EXTRACTED ENTRIES.
== Segment start ==
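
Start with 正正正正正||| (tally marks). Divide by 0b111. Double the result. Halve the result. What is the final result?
Convert 正正正正正||| (tally marks) → 5 + 5 + 5 + 5 + 5 + 3 = 28 (decimal)
Start: 28
Convert 0b111 (binary) → 4 + 2 + 1 = 7 (decimal)
28 ÷ 7 = 4
4 × 2 = 8
8 ÷ 2 = 4
4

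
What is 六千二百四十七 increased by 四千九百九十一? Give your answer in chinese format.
Convert 六千二百四十七 (Chinese numeral) → 6×1000 + 2×100 + 4×10 + 7 = 6247 (decimal)
Convert 四千九百九十一 (Chinese numeral) → 4×1000 + 9×100 + 9×10 + 1 = 4991 (decimal)
Compute 6247 + 4991 = 11238
Convert 11238 (decimal) → 11238 = 1×10000 + 1×1000 + 2×100 + 3×10 + 8 → 一万一千二百三十八 (Chinese numeral)
一万一千二百三十八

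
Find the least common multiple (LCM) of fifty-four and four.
Convert fifty-four (English words) → 54 (decimal)
Convert four (English words) → 4 (decimal)
Compute lcm(54, 4) = 108
108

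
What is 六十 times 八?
Convert 六十 (Chinese numeral) → 6×10 = 60 (decimal)
Convert 八 (Chinese numeral) → 8 (decimal)
Compute 60 × 8 = 480
480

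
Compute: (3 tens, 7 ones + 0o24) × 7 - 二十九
Convert 3 tens, 7 ones (place-value notation) → 3×10 + 7 = 37 (decimal)
Convert 0o24 (octal) → 2×8 + 4 = 20 (decimal)
Convert 二十九 (Chinese numeral) → 2×10 + 9 = 29 (decimal)
Expression in decimal: (37 + 20) × 7 - 29
Parentheses first: 37 + 20 = 57
Multiply: 57 × 7 = 399
Subtract: 399 - 29 = 370
370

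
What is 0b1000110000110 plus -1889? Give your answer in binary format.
Convert 0b1000110000110 (binary) → 4096 + 256 + 128 + 4 + 2 = 4486 (decimal)
Compute 4486 + -1889 = 2597
Convert 2597 (decimal) → 2597 = 2048 + 512 + 32 + 4 + 1 → 0b101000100101 (binary)
0b101000100101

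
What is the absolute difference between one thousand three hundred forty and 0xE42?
Convert one thousand three hundred forty (English words) → 1×1000 + 3×100 + 40 = 1340 (decimal)
Convert 0xE42 (hexadecimal) → 14×256 + 4×16 + 2 = 3650 (decimal)
Compute |1340 - 3650| = 2310
2310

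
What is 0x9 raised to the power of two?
Convert 0x9 (hexadecimal) → 9 (decimal)
Convert two (English words) → 2 (decimal)
Compute 9 ^ 2 = 81
81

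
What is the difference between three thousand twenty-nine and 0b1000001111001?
Convert three thousand twenty-nine (English words) → 3×1000 + 29 = 3029 (decimal)
Convert 0b1000001111001 (binary) → 4096 + 64 + 32 + 16 + 8 + 1 = 4217 (decimal)
Difference: |3029 - 4217| = 1188
1188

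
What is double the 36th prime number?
The 36th prime number = 151
Compute 151 × 2 = 302
302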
== Segment end ==
YOUR TASK. Return a faithful copy of all the records above.

ANSWER TO THIS EXERCISE.
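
Start with 正正正正正||| (tally marks). Divide by 0b111. Double the result. Halve the result. What is the final result?
Convert 正正正正正||| (tally marks) → 5 + 5 + 5 + 5 + 5 + 3 = 28 (decimal)
Start: 28
Convert 0b111 (binary) → 4 + 2 + 1 = 7 (decimal)
28 ÷ 7 = 4
4 × 2 = 8
8 ÷ 2 = 4
4

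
What is 六千二百四十七 increased by 四千九百九十一? Give your answer in chinese format.
Convert 六千二百四十七 (Chinese numeral) → 6×1000 + 2×100 + 4×10 + 7 = 6247 (decimal)
Convert 四千九百九十一 (Chinese numeral) → 4×1000 + 9×100 + 9×10 + 1 = 4991 (decimal)
Compute 6247 + 4991 = 11238
Convert 11238 (decimal) → 11238 = 1×10000 + 1×1000 + 2×100 + 3×10 + 8 → 一万一千二百三十八 (Chinese numeral)
一万一千二百三十八

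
Find the least common multiple (LCM) of fifty-four and four.
Convert fifty-four (English words) → 54 (decimal)
Convert four (English words) → 4 (decimal)
Compute lcm(54, 4) = 108
108

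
What is 六十 times 八?
Convert 六十 (Chinese numeral) → 6×10 = 60 (decimal)
Convert 八 (Chinese numeral) → 8 (decimal)
Compute 60 × 8 = 480
480

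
Compute: (3 tens, 7 ones + 0o24) × 7 - 二十九
Convert 3 tens, 7 ones (place-value notation) → 3×10 + 7 = 37 (decimal)
Convert 0o24 (octal) → 2×8 + 4 = 20 (decimal)
Convert 二十九 (Chinese numeral) → 2×10 + 9 = 29 (decimal)
Expression in decimal: (37 + 20) × 7 - 29
Parentheses first: 37 + 20 = 57
Multiply: 57 × 7 = 399
Subtract: 399 - 29 = 370
370

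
What is 0b1000110000110 plus -1889? Give your answer in binary format.
Convert 0b1000110000110 (binary) → 4096 + 256 + 128 + 4 + 2 = 4486 (decimal)
Compute 4486 + -1889 = 2597
Convert 2597 (decimal) → 2597 = 2048 + 512 + 32 + 4 + 1 → 0b101000100101 (binary)
0b101000100101

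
What is the absolute difference between one thousand three hundred forty and 0xE42?
Convert one thousand three hundred forty (English words) → 1×1000 + 3×100 + 40 = 1340 (decimal)
Convert 0xE42 (hexadecimal) → 14×256 + 4×16 + 2 = 3650 (decimal)
Compute |1340 - 3650| = 2310
2310

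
What is 0x9 raised to the power of two?
Convert 0x9 (hexadecimal) → 9 (decimal)
Convert two (English words) → 2 (decimal)
Compute 9 ^ 2 = 81
81

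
What is the difference between three thousand twenty-nine and 0b1000001111001?
Convert three thousand twenty-nine (English words) → 3×1000 + 29 = 3029 (decimal)
Convert 0b1000001111001 (binary) → 4096 + 64 + 32 + 16 + 8 + 1 = 4217 (decimal)
Difference: |3029 - 4217| = 1188
1188

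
What is double the 36th prime number?
The 36th prime number = 151
Compute 151 × 2 = 302
302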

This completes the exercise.